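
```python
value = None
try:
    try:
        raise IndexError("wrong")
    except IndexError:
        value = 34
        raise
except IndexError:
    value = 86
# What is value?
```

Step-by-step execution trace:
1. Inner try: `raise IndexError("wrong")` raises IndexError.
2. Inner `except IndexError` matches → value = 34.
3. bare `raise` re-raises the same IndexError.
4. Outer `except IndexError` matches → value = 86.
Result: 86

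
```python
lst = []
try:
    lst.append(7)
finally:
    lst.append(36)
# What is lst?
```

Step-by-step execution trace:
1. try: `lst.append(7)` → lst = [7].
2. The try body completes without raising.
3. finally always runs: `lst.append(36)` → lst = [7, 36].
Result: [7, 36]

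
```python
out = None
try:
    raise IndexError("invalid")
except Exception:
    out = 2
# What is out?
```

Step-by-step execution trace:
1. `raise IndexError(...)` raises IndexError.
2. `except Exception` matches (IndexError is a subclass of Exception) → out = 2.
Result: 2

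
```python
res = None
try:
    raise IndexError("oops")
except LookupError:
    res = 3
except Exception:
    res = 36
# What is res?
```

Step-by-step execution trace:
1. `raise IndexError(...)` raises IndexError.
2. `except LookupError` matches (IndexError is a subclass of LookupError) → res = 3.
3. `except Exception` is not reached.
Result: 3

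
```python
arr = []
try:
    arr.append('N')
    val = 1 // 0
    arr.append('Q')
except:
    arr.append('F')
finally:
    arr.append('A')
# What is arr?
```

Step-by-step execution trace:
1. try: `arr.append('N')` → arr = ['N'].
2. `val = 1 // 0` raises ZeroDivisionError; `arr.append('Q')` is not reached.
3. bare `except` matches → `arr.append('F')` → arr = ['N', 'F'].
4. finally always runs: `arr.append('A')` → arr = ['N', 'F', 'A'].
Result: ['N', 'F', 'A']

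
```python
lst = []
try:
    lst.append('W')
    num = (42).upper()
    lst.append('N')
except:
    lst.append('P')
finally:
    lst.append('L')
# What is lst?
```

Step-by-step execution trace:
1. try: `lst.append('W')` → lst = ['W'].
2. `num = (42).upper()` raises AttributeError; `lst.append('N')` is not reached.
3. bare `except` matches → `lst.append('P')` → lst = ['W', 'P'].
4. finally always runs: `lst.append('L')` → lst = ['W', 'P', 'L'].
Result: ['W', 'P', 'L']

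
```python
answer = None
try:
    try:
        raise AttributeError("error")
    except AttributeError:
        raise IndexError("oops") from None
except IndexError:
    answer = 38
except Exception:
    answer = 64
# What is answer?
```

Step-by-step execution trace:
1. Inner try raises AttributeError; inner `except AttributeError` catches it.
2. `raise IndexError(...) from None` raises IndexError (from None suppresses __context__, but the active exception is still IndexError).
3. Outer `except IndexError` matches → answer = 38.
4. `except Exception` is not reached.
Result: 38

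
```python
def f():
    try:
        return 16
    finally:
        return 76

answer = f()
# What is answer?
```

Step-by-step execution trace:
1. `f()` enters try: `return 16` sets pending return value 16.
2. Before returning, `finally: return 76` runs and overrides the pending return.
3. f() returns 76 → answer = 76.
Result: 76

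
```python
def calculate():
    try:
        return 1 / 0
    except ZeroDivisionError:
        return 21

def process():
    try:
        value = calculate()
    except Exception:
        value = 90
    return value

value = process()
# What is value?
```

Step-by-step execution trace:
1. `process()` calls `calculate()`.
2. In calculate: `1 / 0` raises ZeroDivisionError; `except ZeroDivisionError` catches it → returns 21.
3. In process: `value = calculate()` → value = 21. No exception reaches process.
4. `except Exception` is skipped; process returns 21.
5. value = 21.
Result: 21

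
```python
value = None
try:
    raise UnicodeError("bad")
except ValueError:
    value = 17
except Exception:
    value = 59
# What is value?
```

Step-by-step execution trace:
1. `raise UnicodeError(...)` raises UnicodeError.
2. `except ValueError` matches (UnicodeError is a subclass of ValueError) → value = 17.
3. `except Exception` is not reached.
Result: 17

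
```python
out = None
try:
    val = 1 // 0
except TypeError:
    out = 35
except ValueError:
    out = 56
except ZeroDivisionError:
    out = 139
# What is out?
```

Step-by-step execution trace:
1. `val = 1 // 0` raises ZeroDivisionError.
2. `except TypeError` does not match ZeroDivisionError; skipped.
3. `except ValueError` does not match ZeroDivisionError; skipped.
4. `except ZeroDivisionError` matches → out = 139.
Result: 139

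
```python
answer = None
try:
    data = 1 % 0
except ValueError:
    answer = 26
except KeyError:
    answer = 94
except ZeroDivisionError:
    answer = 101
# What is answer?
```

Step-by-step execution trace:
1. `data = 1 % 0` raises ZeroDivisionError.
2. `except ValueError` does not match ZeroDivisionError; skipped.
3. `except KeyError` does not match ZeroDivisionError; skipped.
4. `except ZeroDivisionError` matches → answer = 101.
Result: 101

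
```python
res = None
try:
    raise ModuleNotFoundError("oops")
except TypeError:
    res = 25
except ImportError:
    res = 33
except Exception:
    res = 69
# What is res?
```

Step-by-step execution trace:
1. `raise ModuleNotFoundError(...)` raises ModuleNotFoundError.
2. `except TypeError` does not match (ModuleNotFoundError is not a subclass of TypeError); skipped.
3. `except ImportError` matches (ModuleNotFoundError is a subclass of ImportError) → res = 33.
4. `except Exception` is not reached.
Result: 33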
==
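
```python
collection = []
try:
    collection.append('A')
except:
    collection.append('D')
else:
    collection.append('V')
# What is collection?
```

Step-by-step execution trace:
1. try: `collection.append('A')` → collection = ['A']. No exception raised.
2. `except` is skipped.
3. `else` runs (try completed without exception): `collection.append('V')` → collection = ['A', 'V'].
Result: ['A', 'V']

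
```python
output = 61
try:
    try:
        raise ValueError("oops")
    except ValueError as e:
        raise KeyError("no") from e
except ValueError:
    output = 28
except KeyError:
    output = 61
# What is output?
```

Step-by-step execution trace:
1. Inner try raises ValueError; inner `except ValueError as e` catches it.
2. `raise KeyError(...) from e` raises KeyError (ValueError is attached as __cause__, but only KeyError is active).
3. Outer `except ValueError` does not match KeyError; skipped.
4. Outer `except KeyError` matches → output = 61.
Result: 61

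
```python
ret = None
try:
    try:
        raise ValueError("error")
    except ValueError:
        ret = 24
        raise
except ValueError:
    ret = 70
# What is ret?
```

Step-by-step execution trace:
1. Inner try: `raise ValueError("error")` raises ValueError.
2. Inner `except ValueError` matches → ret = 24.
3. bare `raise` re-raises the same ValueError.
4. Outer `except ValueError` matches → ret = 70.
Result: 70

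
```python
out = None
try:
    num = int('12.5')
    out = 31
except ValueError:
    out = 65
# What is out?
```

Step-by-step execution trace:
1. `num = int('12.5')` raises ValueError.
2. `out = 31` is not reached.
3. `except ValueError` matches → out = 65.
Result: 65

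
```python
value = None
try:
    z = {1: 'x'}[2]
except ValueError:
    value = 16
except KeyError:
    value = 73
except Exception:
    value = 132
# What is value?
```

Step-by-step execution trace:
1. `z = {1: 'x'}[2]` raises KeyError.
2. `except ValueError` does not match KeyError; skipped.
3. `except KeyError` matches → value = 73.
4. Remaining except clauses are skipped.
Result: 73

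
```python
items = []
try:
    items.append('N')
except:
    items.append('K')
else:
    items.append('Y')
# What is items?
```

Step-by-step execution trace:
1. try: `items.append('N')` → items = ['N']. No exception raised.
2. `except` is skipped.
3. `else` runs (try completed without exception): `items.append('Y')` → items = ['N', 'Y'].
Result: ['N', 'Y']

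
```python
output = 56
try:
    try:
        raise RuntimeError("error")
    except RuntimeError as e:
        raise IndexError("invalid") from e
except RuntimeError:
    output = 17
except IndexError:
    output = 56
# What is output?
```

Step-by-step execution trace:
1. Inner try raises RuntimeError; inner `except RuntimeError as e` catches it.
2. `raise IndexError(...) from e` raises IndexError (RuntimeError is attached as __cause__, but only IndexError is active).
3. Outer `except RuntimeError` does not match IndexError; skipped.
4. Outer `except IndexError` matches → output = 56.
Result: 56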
* * *
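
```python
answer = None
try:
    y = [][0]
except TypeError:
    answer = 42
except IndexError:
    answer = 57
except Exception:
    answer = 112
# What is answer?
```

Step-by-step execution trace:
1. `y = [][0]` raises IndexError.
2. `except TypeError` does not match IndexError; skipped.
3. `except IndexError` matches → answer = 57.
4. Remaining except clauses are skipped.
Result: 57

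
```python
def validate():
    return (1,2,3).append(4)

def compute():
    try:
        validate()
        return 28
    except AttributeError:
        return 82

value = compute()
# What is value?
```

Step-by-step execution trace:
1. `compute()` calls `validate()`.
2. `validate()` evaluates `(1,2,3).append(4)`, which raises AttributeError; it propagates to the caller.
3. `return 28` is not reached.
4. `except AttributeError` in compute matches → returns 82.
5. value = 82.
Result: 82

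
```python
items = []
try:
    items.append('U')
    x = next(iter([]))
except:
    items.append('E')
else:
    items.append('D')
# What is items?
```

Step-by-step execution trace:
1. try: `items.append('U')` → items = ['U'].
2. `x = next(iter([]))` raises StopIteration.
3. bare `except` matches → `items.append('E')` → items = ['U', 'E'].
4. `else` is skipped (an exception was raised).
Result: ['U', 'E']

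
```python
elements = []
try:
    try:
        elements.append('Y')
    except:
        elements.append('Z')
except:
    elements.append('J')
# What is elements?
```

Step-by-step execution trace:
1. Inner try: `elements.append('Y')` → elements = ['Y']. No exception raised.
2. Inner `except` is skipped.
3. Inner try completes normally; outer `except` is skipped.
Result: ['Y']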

* **Task statement**
Count lines above with the word "oops". Give the number only.

* **Your solution**
4